Make an exact copy of all the entries shown below.

↓↓↓

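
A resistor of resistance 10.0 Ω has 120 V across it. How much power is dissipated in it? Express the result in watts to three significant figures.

With V across and R both known, P = V²/R gives the dissipation directly.
P = (120 V)² / 10.0 Ω = 1440 W

1440 W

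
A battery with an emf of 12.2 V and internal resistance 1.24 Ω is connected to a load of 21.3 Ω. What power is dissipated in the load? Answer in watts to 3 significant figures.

With r and R in series, I = ε/(r+R); the load dissipates I²R.
I = ε / (r + R) = 12.2 / (1.24 + 21.3) = 0.5413 A
P_load = I² R = (0.5413)² × 21.3 = 6.240 W

6.24 W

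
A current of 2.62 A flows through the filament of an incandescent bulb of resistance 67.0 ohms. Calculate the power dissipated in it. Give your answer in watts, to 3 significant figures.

The current through and the resistance of the element are both given; use P = I²R.
P = (2.620 A)² × 67.0 Ω = 459.9 W

460 W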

↑↑↑

▶ **Answer to this task**
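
A resistor of resistance 10.0 Ω has 120 V across it. How much power is dissipated in it? Express the result in watts to three significant figures.

With V across and R both known, P = V²/R gives the dissipation directly.
P = (120 V)² / 10.0 Ω = 1440 W

1440 W

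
A battery with an emf of 12.2 V and internal resistance 1.24 Ω is connected to a load of 21.3 Ω. What power is dissipated in the load? Answer in watts to 3 significant figures.

With r and R in series, I = ε/(r+R); the load dissipates I²R.
I = ε / (r + R) = 12.2 / (1.24 + 21.3) = 0.5413 A
P_load = I² R = (0.5413)² × 21.3 = 6.240 W

6.24 W

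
A current of 2.62 A flows through the filament of an incandescent bulb of resistance 67.0 ohms. Calculate the power dissipated in it. Give your answer in watts, to 3 significant figures.

The current through and the resistance of the element are both given; use P = I²R.
P = (2.620 A)² × 67.0 Ω = 459.9 W

460 W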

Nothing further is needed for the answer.